> Directions for this task:
Copy every line from the material below that holds "single".

> Data for this task:
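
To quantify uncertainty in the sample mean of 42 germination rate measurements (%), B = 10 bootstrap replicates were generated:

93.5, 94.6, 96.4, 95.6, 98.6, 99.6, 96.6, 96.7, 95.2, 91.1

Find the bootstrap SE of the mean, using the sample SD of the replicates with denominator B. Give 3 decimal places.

SE* = 2.309

Bootstrap SE is the standard deviation of the 10 replicate means.
Mean of replicates: (93.5 + 94.6 + 96.4 + 95.6 + 98.6 + 99.6 + 96.6 + 96.7 + 95.2 + 91.1) / 10 = 957.9000 / 10 = 95.7900
Sum of squared deviations: (−2.2900)² + (−1.1900)² + (+0.6100)² + (−0.1900)² + (+2.8100)² + (+3.8100)² + (+0.8100)² + (+0.9100)² + (−0.5900)² + (−4.6900)² = 53.3090
Variance = 53.3090 / 10 = 5.3309
SE* = √5.3309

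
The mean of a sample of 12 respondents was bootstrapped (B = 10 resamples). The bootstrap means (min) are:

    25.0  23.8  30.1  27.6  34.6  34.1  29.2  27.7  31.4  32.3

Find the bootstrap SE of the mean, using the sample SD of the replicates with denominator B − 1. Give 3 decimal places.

SE* = 3.630

Bootstrap SE is the standard deviation of the 10 replicate means.
Mean of replicates: (25.0 + 23.8 + 30.1 + 27.6 + 34.6 + 34.1 + 29.2 + 27.7 + 31.4 + 32.3) / 10 = 295.8000 / 10 = 29.5800
Sum of squared deviations: (−4.5800)² + (−5.7800)² + (+0.5200)² + (−1.9800)² + (+5.0200)² + (+4.5200)² + (−0.3800)² + (−1.8800)² + (+1.8200)² + (+2.7200)² = 118.5960
Variance = 118.5960 / 9 = 13.1773
SE* = √13.1773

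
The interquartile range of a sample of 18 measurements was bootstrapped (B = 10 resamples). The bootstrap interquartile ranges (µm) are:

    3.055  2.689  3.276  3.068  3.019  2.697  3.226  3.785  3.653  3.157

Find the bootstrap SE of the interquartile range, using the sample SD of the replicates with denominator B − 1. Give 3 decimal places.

Bootstrap SE is the standard deviation of the 10 replicate interquartile ranges.
Mean of replicates: (3.055 + 2.689 + 3.276 + 3.068 + 3.019 + 2.697 + 3.226 + 3.785 + 3.653 + 3.157) / 10 = 31.6250 / 10 = 3.1625
Sum of squared deviations: (−0.1075)² + (−0.4735)² + (+0.1135)² + (−0.0945)² + (−0.1435)² + (−0.4655)² + (+0.0635)² + (+0.6225)² + (+0.4905)² + (−0.0055)² = 1.1270
Variance = 1.1270 / 9 = 0.1252
SE* = √0.1252

SE* = 0.354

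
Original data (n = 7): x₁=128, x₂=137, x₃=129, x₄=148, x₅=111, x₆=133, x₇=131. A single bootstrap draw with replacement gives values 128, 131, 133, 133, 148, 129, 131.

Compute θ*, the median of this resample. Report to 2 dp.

θ* = 131.00

Sorted: 128, 129, 131, 131, 133, 133, 148
Median = middle value = 131.00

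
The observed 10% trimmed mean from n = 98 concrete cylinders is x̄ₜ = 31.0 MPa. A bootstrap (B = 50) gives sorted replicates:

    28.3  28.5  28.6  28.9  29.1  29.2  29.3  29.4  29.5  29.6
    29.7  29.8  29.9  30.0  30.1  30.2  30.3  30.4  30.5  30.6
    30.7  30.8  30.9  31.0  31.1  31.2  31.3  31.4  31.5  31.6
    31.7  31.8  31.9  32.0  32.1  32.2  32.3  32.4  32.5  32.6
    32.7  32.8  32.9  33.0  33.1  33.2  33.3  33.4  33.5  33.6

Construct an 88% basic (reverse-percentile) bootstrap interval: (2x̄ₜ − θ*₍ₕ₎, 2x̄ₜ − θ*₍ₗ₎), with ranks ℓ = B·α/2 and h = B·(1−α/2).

(28.7, 33.4)

Percentile endpoints at ranks 3 and 47: θ*₍3₎ = 28.6, θ*₍47₎ = 33.3.
Basic interval reflects these around x̄ₜ:
  lower = 2 × 31.0 − 33.3 = 28.7
  upper = 2 × 31.0 − 28.6 = 33.4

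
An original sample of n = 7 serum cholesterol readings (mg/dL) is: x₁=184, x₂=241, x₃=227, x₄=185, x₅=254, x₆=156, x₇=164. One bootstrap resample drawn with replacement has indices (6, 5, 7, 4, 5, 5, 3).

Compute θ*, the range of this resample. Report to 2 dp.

Resample values: 156, 254, 164, 185, 254, 254, 227.
Range = 254 − 156 = 98.00

θ* = 98.00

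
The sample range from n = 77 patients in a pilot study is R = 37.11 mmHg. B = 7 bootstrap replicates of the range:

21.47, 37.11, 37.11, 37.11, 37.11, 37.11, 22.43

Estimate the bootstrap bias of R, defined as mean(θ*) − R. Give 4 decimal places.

bias = −4.3314

mean(θ*) = (21.47 + 37.11 + 37.11 + 37.11 + 37.11 + 37.11 + 22.43) / 7 = 32.77857
bias = 32.77857 − 37.11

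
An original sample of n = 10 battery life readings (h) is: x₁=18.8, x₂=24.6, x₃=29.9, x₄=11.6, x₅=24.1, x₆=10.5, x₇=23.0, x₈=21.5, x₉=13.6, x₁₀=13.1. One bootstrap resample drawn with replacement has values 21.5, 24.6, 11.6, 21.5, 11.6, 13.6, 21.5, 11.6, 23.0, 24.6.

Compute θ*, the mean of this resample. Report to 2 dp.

θ* = 18.51

Mean = (21.5 + 24.6 + 11.6 + 21.5 + 11.6 + 13.6 + 21.5 + 11.6 + 23.0 + 24.6) / 10 = 185.10 / 10 = 18.51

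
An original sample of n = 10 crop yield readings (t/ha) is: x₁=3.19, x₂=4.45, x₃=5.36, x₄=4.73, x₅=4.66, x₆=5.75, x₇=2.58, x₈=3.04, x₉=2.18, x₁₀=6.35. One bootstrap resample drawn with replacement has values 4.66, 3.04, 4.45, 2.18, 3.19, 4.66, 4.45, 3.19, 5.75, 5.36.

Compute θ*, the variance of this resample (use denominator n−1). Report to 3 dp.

θ* = 1.294

Mean = 4.0930; sum of squared deviations = 11.6480
s² = 11.6480 / 9 = 1.2942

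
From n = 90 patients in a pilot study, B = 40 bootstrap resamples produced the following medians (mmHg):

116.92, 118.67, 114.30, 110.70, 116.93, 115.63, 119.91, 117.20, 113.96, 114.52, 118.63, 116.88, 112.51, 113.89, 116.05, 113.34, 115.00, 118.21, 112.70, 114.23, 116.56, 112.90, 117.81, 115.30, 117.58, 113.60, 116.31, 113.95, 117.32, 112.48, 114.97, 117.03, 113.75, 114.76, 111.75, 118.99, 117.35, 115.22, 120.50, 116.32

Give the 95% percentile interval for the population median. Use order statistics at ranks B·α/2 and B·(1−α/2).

Sorted replicates: 110.70, 111.75, 112.48, 112.51, 112.70, 112.90, 113.34, 113.60, 113.75, 113.89, 113.95, 113.96, 114.23, 114.30, 114.52, 114.76, 114.97, 115.00, 115.22, 115.30, 115.63, 116.05, 116.31, 116.32, 116.56, 116.88, 116.92, 116.93, 117.03, 117.20, 117.32, 117.35, 117.58, 117.81, 118.21, 118.63, 118.67, 118.99, 119.91, 120.50
α = 0.05; lower rank = 40 × 0.025 = 1; upper rank = 40 × 0.975 = 39.
The 1st smallest replicate is 110.70; the 39th is 119.91.

(110.70, 119.91)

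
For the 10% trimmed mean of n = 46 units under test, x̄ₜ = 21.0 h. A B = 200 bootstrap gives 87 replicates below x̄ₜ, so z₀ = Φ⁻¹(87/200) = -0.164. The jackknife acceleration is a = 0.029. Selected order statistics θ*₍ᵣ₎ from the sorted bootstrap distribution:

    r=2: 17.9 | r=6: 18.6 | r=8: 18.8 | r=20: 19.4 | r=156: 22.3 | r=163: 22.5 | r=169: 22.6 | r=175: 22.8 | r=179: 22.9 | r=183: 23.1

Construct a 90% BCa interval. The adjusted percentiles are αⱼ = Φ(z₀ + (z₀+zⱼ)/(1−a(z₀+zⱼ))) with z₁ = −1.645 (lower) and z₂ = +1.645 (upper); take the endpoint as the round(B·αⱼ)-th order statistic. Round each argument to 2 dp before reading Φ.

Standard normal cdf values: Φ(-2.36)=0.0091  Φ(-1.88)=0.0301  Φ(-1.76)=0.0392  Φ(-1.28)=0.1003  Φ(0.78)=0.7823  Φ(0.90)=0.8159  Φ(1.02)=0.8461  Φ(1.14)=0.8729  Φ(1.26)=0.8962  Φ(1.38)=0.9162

Lower: z₀ + z₁ = -0.164 + (-1.645) = -1.809; 1 − a(z₀+z₁) = 1 − (0.029)(-1.809) = 1.0525; argument = -0.164 + (-1.809)/1.0525 = -1.8828 → -1.88.
α₁ = Φ(-1.88) = 0.0301; rank = round(200 × 0.0301) = 6; θ*₍6₎ = 18.6.
Upper: z₀ + z₂ = 1.481; 1 − a(z₀+z₂) = 0.9571; argument = 1.3835 → 1.38; α₂ = 0.9162; rank = 183; θ*₍183₎ = 23.1.

(18.6, 23.1)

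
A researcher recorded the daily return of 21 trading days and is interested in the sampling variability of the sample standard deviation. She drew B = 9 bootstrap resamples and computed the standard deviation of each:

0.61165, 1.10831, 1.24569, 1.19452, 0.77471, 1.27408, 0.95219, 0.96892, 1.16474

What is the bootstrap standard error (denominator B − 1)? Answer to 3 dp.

SE* = 0.226

Bootstrap SE is the standard deviation of the 9 replicate standard deviations.
Mean of replicates: (0.61165 + 1.10831 + 1.24569 + 1.19452 + 0.77471 + 1.27408 + 0.95219 + 0.96892 + 1.16474) / 9 = 9.294810 / 9 = 1.032757
Sum of squared deviations: (−0.421107)² + (+0.075553)² + (+0.212933)² + (+0.161763)² + (−0.258047)² + (+0.241323)² + (−0.080567)² + (−0.063837)² + (+0.131983)² = 0.407358
Variance = 0.407358 / 8 = 0.050920
SE* = √0.050920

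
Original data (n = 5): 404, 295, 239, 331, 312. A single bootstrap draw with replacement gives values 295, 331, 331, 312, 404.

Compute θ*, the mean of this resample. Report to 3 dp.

Mean = (295 + 331 + 331 + 312 + 404) / 5 = 1673.0 / 5 = 334.600

θ* = 334.600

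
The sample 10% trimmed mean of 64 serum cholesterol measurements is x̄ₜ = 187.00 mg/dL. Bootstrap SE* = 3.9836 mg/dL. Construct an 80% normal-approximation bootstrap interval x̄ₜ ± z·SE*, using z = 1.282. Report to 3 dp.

(181.893, 192.107)

Margin = 1.282 × 3.9836 = 5.1070
Interval: 187.00 ± 5.1070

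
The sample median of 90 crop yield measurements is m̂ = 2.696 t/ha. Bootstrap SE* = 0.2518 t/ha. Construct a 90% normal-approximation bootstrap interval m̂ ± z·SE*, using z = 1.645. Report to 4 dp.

(2.2818, 3.1102)

Margin = 1.645 × 0.2518 = 0.41421
Interval: 2.696 ± 0.41421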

> Problem solution:
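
Original data (n = 7): x₁=128, x₂=137, x₃=129, x₄=148, x₅=111, x₆=133, x₇=131. A single bootstrap draw with replacement gives values 128, 131, 133, 133, 148, 129, 131.
Original data (n = 5): 404, 295, 239, 331, 312. A single bootstrap draw with replacement gives values 295, 331, 331, 312, 404.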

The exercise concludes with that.